- Exercise details: Among the entries below, which lines include the string "What"? Show each one.
(Extracted entries)
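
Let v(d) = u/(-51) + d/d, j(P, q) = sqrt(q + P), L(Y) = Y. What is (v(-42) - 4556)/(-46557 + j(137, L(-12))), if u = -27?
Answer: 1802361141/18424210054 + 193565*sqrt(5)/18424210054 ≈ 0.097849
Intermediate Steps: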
(End Extracted entries)
(Extracted entries)
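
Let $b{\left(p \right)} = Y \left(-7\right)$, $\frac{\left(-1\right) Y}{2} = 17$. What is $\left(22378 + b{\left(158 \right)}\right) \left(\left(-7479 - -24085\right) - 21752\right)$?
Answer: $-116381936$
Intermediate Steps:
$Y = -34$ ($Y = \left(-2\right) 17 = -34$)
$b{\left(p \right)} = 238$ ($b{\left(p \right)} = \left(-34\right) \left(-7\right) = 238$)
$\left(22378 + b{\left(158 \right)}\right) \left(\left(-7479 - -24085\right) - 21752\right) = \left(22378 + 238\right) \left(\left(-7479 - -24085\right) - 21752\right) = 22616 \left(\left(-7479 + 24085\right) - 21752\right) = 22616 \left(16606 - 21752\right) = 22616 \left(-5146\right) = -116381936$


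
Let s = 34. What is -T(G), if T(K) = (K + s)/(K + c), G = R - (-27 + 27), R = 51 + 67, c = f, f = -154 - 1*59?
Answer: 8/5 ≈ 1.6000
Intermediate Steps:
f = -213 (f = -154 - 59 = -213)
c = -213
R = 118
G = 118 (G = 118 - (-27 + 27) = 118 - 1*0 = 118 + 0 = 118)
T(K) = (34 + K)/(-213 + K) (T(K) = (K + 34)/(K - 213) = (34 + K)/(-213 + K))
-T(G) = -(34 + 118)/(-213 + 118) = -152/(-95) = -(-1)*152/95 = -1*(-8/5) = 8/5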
(End Extracted entries)
- Response for this exercise:
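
Let v(d) = u/(-51) + d/d, j(P, q) = sqrt(q + P), L(Y) = Y. What is (v(-42) - 4556)/(-46557 + j(137, L(-12))), if u = -27?
Let $b{\left(p \right)} = Y \left(-7\right)$, $\frac{\left(-1\right) Y}{2} = 17$. What is $\left(22378 + b{\left(158 \right)}\right) \left(\left(-7479 - -24085\right) - 21752\right)$?
Let s = 34. What is -T(G), if T(K) = (K + s)/(K + c), G = R - (-27 + 27), R = 51 + 67, c = f, f = -154 - 1*59?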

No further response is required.